--- WHAT IS REQUIRED ---
Reproduce the following records exactly from the line containing "inversions of π. Compute E[X] exactly." onward, ending with the last line and including it.

*** Opening of DATA FOR ANALYSIS ***

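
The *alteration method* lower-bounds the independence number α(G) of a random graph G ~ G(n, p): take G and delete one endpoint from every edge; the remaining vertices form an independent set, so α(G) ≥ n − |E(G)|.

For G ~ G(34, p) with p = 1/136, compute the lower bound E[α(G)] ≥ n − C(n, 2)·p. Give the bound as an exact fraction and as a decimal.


E[|E(G)|] = C(34, 2)·p = 561 · (1/136) = 33/8.
E[α(G)] ≥ n − E[|E(G)|] = 34 − 33/8 = 239/8.
Numerically: ≈ 29.8750.
(This is only a lower bound; the true E[α(G)] may be larger.)

E[α(G)] ≥ 239/8 ≈ 29.8750.


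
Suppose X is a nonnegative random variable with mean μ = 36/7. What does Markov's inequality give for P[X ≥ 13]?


μ = E[X] = 36/7, a = 13.
Markov: P[X ≥ 13] ≤ μ/a = (36/7)/13 = 36/91.
Numerically: ≈ 0.3956.
(Since a = 13 > μ = 5.1429, the bound 36/91 is < 1 and informative.)

P[X ≥ 13] ≤ 36/91 ≈ 0.3956.


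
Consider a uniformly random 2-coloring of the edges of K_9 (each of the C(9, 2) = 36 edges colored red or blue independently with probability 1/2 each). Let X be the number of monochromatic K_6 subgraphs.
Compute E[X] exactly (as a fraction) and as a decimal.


Let X = Σ_S X_S over the C(9, 6) = 84 subsets S of size 6, where X_S = 1 if the K_6 on S is monochromatic.
For a fixed S, the K_6 on S has C(6, 2) = 15 edges. P[all 15 edges red] = (1/2)^15, and likewise for blue, so P[monochromatic] = 2·(1/2)^15 = 2^{1 − 15} = 1/16384.
By linearity: E[X] = C(9, 6) · 2^{1 − 15} = 84 · 1/16384 = 21/4096.
Numerically: E[X] ≈ 0.005127.

E[X] = C(9,6)·2^(1−C(6,2)) = 21/4096 ≈ 0.005127.


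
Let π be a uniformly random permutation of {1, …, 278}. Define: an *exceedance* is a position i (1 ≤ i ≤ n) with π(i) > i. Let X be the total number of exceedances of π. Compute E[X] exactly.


Write X = Σ_{i=1}^{278} X_i, where X_i = 1_{π(i) > i}.
For each fixed i, π(i) is uniform over {1, …, 278} (marginal of a uniform permutation), so P[π(i) > i] = (n − i)/n. Summing: Σ_{i=1}^{278} (n − i)/n = (0 + 1 + … + 277)/278 = 278(278 − 1)/(2·278) = (278 − 1)/2.
Hence E[X] = Σ_{i=1}^{278} (278 − i)/278 = 277/2 ≈ 138.500000.

E[X] = 277/2 = 138.500000.


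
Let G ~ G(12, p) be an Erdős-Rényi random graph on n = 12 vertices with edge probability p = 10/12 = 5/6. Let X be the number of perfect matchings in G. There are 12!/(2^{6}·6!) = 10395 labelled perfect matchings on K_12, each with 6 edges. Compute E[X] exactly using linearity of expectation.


K_12 has 12!/(2^{6}·6!) = 10395 labelled perfect matchings.
For each such perfect matching H, let X_H = 1 if all 6 edges of H are present in G. Then P[X_H = 1] = p^{6} = (5/6)^{6} = 15625/46656.
By linearity: E[X] = Σ_H E[X_H] = 10395 · p^{6} = 10395 · 15625/46656 = 6015625/1728.
Numerically: E[X] ≈ 3481.

E[X] = 10395 · (5/6)^{6} = 6015625/1728 ≈ 3481.


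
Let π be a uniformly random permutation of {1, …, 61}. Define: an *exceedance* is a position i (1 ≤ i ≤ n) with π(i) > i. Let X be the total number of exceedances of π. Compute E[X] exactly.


Write X = Σ_{i=1}^{61} X_i, where X_i = 1_{π(i) > i}.
For each fixed i, π(i) is uniform over {1, …, 61} (marginal of a uniform permutation), so P[π(i) > i] = (n − i)/n. Summing: Σ_{i=1}^{61} (n − i)/n = (0 + 1 + … + 60)/61 = 61(61 − 1)/(2·61) = (61 − 1)/2.
Hence E[X] = Σ_{i=1}^{61} (61 − i)/61 = 30 ≈ 30.000.

E[X] = 30 = 30.000.


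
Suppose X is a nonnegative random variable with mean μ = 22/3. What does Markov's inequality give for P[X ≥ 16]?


μ = E[X] = 22/3, a = 16.
Markov: P[X ≥ 16] ≤ μ/a = (22/3)/16 = 11/24.
Numerically: ≈ 0.4583.
(Since a = 16 > μ = 7.3333, the bound 11/24 is < 1 and informative.)

P[X ≥ 16] ≤ 11/24 ≈ 0.4583.


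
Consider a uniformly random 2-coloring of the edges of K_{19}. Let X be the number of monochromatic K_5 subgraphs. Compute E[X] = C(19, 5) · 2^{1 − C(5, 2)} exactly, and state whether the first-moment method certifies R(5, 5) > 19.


E[X] = C(19, 5) · 2^{1 − 10} = 11628 · 2^{−9} = 11628/512.
As a reduced fraction: E[X] = 2907/128 ≈ 22.7109.
Is E[X] < 1? NO.
Since E[X] ≥ 1, the first-moment bound is inconclusive at n = 19; it does NOT by itself certify R(5, 5) > 19.

E[X] = 2907/128 ≈ 22.7109; E[X] ≥ 1; first-moment method inconclusive here.


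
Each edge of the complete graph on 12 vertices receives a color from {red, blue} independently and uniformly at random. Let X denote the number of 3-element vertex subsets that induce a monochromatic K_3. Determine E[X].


Let X = Σ_S X_S over the C(12, 3) = 220 subsets S of size 3, where X_S = 1 if the K_3 on S is monochromatic.
For a fixed S, the K_3 on S has C(3, 2) = 3 edges. P[all 3 edges red] = (1/2)^3, and likewise for blue, so P[monochromatic] = 2·(1/2)^3 = 2^{1 − 3} = 1/4.
By linearity: E[X] = C(12, 3) · 2^{1 − 3} = 220 · 1/4 = 55.
Numerically: E[X] ≈ 55.0000.

E[X] = C(12,3)·2^(1−C(3,2)) = 55 ≈ 55.0000.


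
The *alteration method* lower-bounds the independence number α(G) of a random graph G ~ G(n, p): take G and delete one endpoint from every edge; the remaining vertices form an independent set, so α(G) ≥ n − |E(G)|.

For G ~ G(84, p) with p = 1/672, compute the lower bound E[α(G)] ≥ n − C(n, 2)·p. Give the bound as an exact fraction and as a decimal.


E[|E(G)|] = C(84, 2)·p = 3486 · (1/672) = 83/16.
E[α(G)] ≥ n − E[|E(G)|] = 84 − 83/16 = 1261/16.
Numerically: ≈ 78.81250.
(This is only a lower bound; the true E[α(G)] may be larger.)

E[α(G)] ≥ 1261/16 ≈ 78.81250.


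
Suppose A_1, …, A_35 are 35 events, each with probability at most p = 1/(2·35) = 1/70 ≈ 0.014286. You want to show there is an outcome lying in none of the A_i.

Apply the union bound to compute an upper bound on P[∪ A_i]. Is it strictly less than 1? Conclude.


Union bound: P[∪_{i=1}^{35} A_i] ≤ Σ_i P[A_i] ≤ 35·p = 35·(1/70) = 1/2.
Numerically: 1/2 ≈ 0.500000.
Is 1/2 < 1? YES.
Since P[∪ A_i] ≤ 1/2 < 1, the complement has P[∩ A_i^c] ≥ 1 − 1/2 = 1/2 > 0, so some outcome avoids every A_i.

35·p = 1/2 ≈ 0.500000; existence CERTIFIED by the union bound.


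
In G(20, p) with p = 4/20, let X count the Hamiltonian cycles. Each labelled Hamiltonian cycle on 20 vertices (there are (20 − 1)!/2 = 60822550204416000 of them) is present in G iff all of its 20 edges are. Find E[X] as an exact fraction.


K_20 has (20 − 1)!/2 = 60822550204416000 labelled Hamiltonian cycles.
For each such Hamiltonian cycle H, let X_H = 1 if all 20 edges of H are present in G. Then P[X_H = 1] = p^{20} = (1/5)^{20} = 1/95367431640625.
By linearity of expectation: E[X] = Σ_H E[X_H] = 60822550204416000 · p^{20} = 60822550204416000 · 1/95367431640625 = 486580401635328/762939453125.
Numerically: E[X] ≈ 637.77.

E[X] = 60822550204416000 · (1/5)^{20} = 486580401635328/762939453125 ≈ 637.77.


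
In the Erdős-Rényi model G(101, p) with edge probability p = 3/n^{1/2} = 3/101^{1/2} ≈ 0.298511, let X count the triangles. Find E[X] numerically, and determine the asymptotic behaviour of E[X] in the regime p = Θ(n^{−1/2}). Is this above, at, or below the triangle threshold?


Number of potential triangles: C(101, 3) = 166650.
Each occurs with probability p³ ≈ (0.298511)³ ≈ 2.66000041e-02.
By linearity: E[X] = C(101, 3)·p³ ≈ 166650 · 2.66000041e-02 ≈ 4432.890682.
Since α = 1/2 < 1, p = c/n^{1/2} ≫ 1/n is above the triangle threshold p ~ 1/n. Asymptotically E[X] ~ (c³/6)·n^{3(1−α)} = (3³/6)·n^{1.5} → ∞; triangles are abundant w.h.p.

E[X] ≈ 4432.890682; in regime p = Θ(1/n^{1/2}) E[X] diverges (above the triangle threshold p ~ 1/n).


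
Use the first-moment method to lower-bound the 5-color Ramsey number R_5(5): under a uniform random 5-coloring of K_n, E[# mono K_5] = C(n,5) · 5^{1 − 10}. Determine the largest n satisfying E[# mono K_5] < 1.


We need C(n, 5) · 5^{1 − 10} < 1, i.e. C(n, 5) < 5^{10 − 1} = 1953125.
Check values of n near the boundary:
  n = 46: C(46, 5) = 1370754; 1370754 < 1953125? YES
  n = 47: C(47, 5) = 1533939; 1533939 < 1953125? YES
  n = 48: C(48, 5) = 1712304; 1712304 < 1953125? YES
  n = 49: C(49, 5) = 1906884; 1906884 < 1953125? YES
  n = 50: C(50, 5) = 2118760; 2118760 < 1953125? NO
  n = 51: C(51, 5) = 2349060; 2349060 < 1953125? NO
  n = 52: C(52, 5) = 2598960; 2598960 < 1953125? NO
The largest n with C(n, 5) < 1953125 is n = 49 (where E[X] = 1906884/1953125 ≈ 0.97632). Hence R_5(5) > 49, i.e. R_5(5) ≥ 50.

Largest n = 49; hence R_5(5) > 49.


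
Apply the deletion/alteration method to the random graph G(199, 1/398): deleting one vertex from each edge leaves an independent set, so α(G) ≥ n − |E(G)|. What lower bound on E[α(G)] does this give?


E[|E(G)|] = C(199, 2)·p = 19701 · (1/398) = 99/2.
E[α(G)] ≥ n − E[|E(G)|] = 199 − 99/2 = 299/2.
Numerically: ≈ 149.500.
(This is only a lower bound; the true E[α(G)] may be larger.)

E[α(G)] ≥ 299/2 ≈ 149.500.


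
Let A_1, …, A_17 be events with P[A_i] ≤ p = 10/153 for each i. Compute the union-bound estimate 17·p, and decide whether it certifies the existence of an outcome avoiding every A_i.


Union bound: P[∪_{i=1}^{17} A_i] ≤ Σ_i P[A_i] ≤ 17·p = 17·(10/153) = 10/9.
Numerically: 10/9 ≈ 1.11111.
Is 10/9 < 1? NO.
Since the bound 10/9 is ≥ 1, the union bound is uninformative here; it does NOT by itself certify existence.

17·p = 10/9 ≈ 1.11111; existence NOT certified by the union bound.


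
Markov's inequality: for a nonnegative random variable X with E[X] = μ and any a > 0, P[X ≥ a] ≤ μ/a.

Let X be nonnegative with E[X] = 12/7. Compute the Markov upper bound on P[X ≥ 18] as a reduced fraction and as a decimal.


μ = E[X] = 12/7, a = 18.
Markov: P[X ≥ 18] ≤ μ/a = (12/7)/18 = 2/21.
Numerically: ≈ 0.0952.
(Since a = 18 > μ = 1.7143, the bound 2/21 is < 1 and informative.)

P[X ≥ 18] ≤ 2/21 ≈ 0.0952.


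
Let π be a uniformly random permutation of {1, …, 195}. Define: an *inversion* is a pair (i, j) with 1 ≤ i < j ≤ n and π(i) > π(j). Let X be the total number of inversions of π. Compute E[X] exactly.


Write X = Σ X_I over the C(195, 2) = 18915 pairs i < j, with X_I the indicator of one inversion.
There are 18915 indicators.
For each fixed pair i < j, the values π(i) and π(j) are two distinct elements of {1, …, 195} in uniformly random order; by symmetry P[π(i) > π(j)] = 1/2.
By linearity: E[X] = 18915 · (1/2) = C(195, 2) · (1/2) = 18915/2 = 18915/2 ≈ 9457.5000.

E[X] = 18915/2 = 9457.5000.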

*** Close of DATA FOR ANALYSIS ***

--- ANSWER ---
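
Let π be a uniformly random permutation of {1, …, 195}. Define: an *inversion* is a pair (i, j) with 1 ≤ i < j ≤ n and π(i) > π(j). Let X be the total number of inversions of π. Compute E[X] exactly.


Write X = Σ X_I over the C(195, 2) = 18915 pairs i < j, with X_I the indicator of one inversion.
There are 18915 indicators.
For each fixed pair i < j, the values π(i) and π(j) are two distinct elements of {1, …, 195} in uniformly random order; by symmetry P[π(i) > π(j)] = 1/2.
By linearity: E[X] = 18915 · (1/2) = C(195, 2) · (1/2) = 18915/2 = 18915/2 ≈ 9457.5000.

E[X] = 18915/2 = 9457.5000.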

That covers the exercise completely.